## YOUR TASK
Start at the line below containing "0 1 0 1 1 0 1 1 1" and stop at the line containing "0 0 1 1 1 0 0 1 0". Repeat every line of that stretch exactly, and nothing outside it.
########
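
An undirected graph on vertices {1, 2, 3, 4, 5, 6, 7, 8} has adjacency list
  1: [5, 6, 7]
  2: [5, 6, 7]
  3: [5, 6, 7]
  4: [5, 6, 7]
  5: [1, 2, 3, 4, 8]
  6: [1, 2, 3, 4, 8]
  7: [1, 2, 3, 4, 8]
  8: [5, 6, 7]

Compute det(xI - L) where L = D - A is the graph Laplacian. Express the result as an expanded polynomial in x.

With the vertex order [1, 2, 3, 4, 5, 6, 7, 8], the degrees are [3, 3, 3, 3, 5, 5, 5, 3], giving D = diag(3, 3, 3, 3, 5, 5, 5, 3) and L = D - A. L has integer entries, so p(x) = det(xI - L) has integer coefficients. Expanding the determinant yields x^8 - 30x^7 + 375x^6 - 2540x^5 + 10095x^4 - 23598x^3 + 30105x^2 - 16200x. The coefficient of x^7 equals -trace(L) = -30, matching the sum of degrees. By the matrix-tree theorem the graph has (1/8) * product of the nonzero eigenvalues = 2025 spanning trees.

x^8 - 30x^7 + 375x^6 - 2540x^5 + 10095x^4 - 23598x^3 + 30105x^2 - 16200x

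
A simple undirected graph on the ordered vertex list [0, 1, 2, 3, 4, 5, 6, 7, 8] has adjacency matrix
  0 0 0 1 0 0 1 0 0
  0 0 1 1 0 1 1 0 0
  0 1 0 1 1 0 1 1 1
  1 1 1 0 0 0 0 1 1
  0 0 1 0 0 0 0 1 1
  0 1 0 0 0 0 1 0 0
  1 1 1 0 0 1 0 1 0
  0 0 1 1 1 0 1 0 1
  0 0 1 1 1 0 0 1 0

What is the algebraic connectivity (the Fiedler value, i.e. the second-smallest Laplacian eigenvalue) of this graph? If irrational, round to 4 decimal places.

1.3659

Each diagonal entry of L is the vertex degree and each off-diagonal entry is -1 where an edge is present, 0 otherwise; in the order [0, 1, 2, 3, 4, 5, 6, 7, 8] the diagonal is [2, 4, 6, 5, 3, 2, 5, 5, 4]. The sorted Laplacian eigenvalues are [0, 1.3659, 1.7825, 3.5247, 4.3613, 4.9216, 5.7714, 6.8841, 7.3886]; the algebraic connectivity is the second entry, 1.3659. By the matrix-tree theorem the graph has (1/9) * product of the nonzero eigenvalues = 6008 spanning trees.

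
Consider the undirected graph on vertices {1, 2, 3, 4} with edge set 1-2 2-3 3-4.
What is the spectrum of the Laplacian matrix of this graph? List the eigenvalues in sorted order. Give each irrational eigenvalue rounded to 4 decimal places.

Each diagonal entry of L is the vertex degree and each off-diagonal entry is -1 where an edge is present, 0 otherwise; in the order [1, 2, 3, 4] the diagonal is [1, 2, 2, 1]. Since every row of L sums to 0, the all-ones vector is in the kernel and 0 is an eigenvalue. The single zero eigenvalue shows the graph is connected. There is one zero in the spectrum, matching the 1 component.

[0, 0.5858, 2, 3.4142]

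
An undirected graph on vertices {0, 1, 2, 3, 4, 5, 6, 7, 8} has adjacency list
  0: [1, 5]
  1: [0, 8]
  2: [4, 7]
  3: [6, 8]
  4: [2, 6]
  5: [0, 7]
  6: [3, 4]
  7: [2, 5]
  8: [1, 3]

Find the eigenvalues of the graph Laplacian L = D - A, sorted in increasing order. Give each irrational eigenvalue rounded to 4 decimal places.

Reading degrees in the order [0, 1, 2, 3, 4, 5, 6, 7, 8] gives [2, 2, 2, 2, 2, 2, 2, 2, 2]; set D = diag(2, 2, 2, 2, 2, 2, 2, 2, 2) and form L = D - A. Since every row of L sums to 0, the all-ones vector is in the kernel and 0 is an eigenvalue. The single zero eigenvalue shows the graph is connected. The eigenvalues sum to 18, which equals trace(L) = 2|E|. There is one zero in the spectrum, matching the 1 component.

[0, 0.4679, 0.4679, 1.6527, 1.6527, 3, 3, 3.8794, 3.8794]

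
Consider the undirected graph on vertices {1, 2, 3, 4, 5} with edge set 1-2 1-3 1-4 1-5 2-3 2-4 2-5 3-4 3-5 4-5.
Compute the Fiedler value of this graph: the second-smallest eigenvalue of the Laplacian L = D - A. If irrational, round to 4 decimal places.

Reading degrees in the order [1, 2, 3, 4, 5] gives [4, 4, 4, 4, 4]; set D = diag(4, 4, 4, 4, 4) and form L = D - A. Computing the eigenvalues of L and sorting gives [0, 5, 5, 5, 5]. The Fiedler value lambda_2 = 5 is strictly positive, so the graph is connected. The eigenvalues sum to 20, which equals trace(L) = 2|E|. There is one zero in the spectrum, matching the 1 component.

5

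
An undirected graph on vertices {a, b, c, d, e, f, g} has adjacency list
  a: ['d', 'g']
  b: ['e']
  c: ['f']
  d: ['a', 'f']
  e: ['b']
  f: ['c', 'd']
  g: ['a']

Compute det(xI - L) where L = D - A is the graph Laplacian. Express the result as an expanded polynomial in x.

x^7 - 10x^6 + 37x^5 - 62x^4 + 45x^3 - 10x^2

Each diagonal entry of L is the vertex degree and each off-diagonal entry is -1 where an edge is present, 0 otherwise; in the order [a, b, c, d, e, f, g] the diagonal is [2, 1, 1, 2, 1, 2, 1]. L has integer entries, so p(x) = det(xI - L) has integer coefficients. Expanding the determinant yields x^7 - 10x^6 + 37x^5 - 62x^4 + 45x^3 - 10x^2. Since p(0) = det(-L) = 0, x divides p(x). The eigenvalues sum to 10, which equals trace(L) = 2|E|.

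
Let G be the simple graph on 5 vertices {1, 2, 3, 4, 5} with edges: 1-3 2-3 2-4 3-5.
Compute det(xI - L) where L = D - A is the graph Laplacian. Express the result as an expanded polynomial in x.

x^5 - 8x^4 + 20x^3 - 18x^2 + 5x

With the vertex order [1, 2, 3, 4, 5], the degrees are [1, 2, 3, 1, 1], giving D = diag(1, 2, 3, 1, 1) and L = D - A. Computing det(xI - L) by cofactor expansion (or equivalently via sum-over-permutations) gives x^5 - 8x^4 + 20x^3 - 18x^2 + 5x. Since p(0) = det(-L) = 0, x divides p(x). The largest eigenvalue, 4.1701, is at most the vertex count 5. There is one zero in the spectrum, matching the 1 component.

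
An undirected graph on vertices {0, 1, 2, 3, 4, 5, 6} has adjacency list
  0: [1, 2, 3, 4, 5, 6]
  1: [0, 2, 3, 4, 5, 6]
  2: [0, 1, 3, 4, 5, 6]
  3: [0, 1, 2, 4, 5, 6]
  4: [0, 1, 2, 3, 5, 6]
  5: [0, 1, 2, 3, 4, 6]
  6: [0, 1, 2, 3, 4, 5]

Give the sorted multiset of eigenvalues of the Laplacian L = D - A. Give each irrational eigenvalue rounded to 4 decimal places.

[0, 7, 7, 7, 7, 7, 7]

Reading degrees in the order [0, 1, 2, 3, 4, 5, 6] gives [6, 6, 6, 6, 6, 6, 6]; set D = diag(6, 6, 6, 6, 6, 6, 6) and form L = D - A. The multiplicity of 0 as a Laplacian eigenvalue equals the number of connected components. The single zero eigenvalue shows the graph is connected. There is one zero in the spectrum, matching the 1 component.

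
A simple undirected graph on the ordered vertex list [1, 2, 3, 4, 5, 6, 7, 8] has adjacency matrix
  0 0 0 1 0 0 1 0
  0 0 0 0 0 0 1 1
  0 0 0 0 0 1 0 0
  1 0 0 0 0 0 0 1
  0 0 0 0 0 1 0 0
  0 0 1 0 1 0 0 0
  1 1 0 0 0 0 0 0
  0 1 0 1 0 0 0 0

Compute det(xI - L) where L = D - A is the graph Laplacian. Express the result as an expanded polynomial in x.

x^8 - 14x^7 + 78x^6 - 220x^5 + 330x^4 - 250x^3 + 75x^2

Each diagonal entry of L is the vertex degree and each off-diagonal entry is -1 where an edge is present, 0 otherwise; in the order [1, 2, 3, 4, 5, 6, 7, 8] the diagonal is [2, 2, 1, 2, 1, 2, 2, 2]. Computing det(xI - L) by cofactor expansion (or equivalently via sum-over-permutations) gives x^8 - 14x^7 + 78x^6 - 220x^5 + 330x^4 - 250x^3 + 75x^2. The constant term is 0 because L is singular (the all-ones vector lies in its kernel). The eigenvalues sum to 14, which equals trace(L) = 2|E|.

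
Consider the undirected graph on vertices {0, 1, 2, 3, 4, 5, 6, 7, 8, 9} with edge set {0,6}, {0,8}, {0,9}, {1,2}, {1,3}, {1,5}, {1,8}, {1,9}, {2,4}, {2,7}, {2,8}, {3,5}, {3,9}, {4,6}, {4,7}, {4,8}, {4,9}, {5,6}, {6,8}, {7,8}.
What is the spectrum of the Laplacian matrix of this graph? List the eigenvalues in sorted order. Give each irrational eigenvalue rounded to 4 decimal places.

Each diagonal entry of L is the vertex degree and each off-diagonal entry is -1 where an edge is present, 0 otherwise; in the order [0, 1, 2, 3, 4, 5, 6, 7, 8, 9] the diagonal is [3, 5, 4, 3, 5, 3, 4, 3, 6, 4]. The multiplicity of 0 as a Laplacian eigenvalue equals the number of connected components. By the matrix-tree theorem the graph has (1/10) * product of the nonzero eigenvalues = 24950 spanning trees.

[0, 1.4820, 2.2533, 2.9165, 4.1396, 4.4311, 4.8440, 5.8165, 6.5543, 7.5627]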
########
## WRITTEN RESPONSE
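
  0 1 0 1 1 0 1 1 1
  1 1 1 0 0 0 0 1 1
  0 0 1 0 0 0 0 1 1
  0 1 0 0 0 0 1 0 0
  1 1 1 0 0 1 0 1 0
  0 0 1 1 1 0 1 0 1
  0 0 1 1 1 0 0 1 0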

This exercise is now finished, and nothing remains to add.